## Action item
At the line that includes "Calculate effective stress", begin writing out the entries below exactly, and continue through the last line without adding anything.

Stored items:
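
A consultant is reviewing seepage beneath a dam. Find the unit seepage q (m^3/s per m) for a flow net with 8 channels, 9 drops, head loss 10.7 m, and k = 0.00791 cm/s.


Result: 0.0007523 m^3/s per m

Derivation:
Convert k to m/s for unit consistency with H:
k = 0.00791 cm/s = 0.00791 / 100 m/s = 7.91e-05 m/s
Using q = k * H * Nf / Nd
Nf / Nd = 8 / 9 = 0.8889
q = 7.91e-05 * 10.7 * 0.8889
q = 0.0007523 m^3/s per m


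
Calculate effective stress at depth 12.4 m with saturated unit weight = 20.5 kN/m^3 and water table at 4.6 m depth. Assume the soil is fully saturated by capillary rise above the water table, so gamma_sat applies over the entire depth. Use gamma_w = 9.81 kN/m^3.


Total stress = gamma_sat * depth
sigma = 20.5 * 12.4 = 254.2 kPa
Pore water pressure u = gamma_w * (depth - d_wt)
u = 9.81 * (12.4 - 4.6) = 76.518 kPa
Effective stress = sigma - u
sigma' = 254.2 - 76.518 = 177.68 kPa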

## Response to this task
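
Calculate effective stress at depth 12.4 m with saturated unit weight = 20.5 kN/m^3 and water table at 4.6 m depth. Assume the soil is fully saturated by capillary rise above the water table, so gamma_sat applies over the entire depth. Use gamma_w = 9.81 kN/m^3.


Total stress = gamma_sat * depth
sigma = 20.5 * 12.4 = 254.2 kPa
Pore water pressure u = gamma_w * (depth - d_wt)
u = 9.81 * (12.4 - 4.6) = 76.518 kPa
Effective stress = sigma - u
sigma' = 254.2 - 76.518 = 177.68 kPa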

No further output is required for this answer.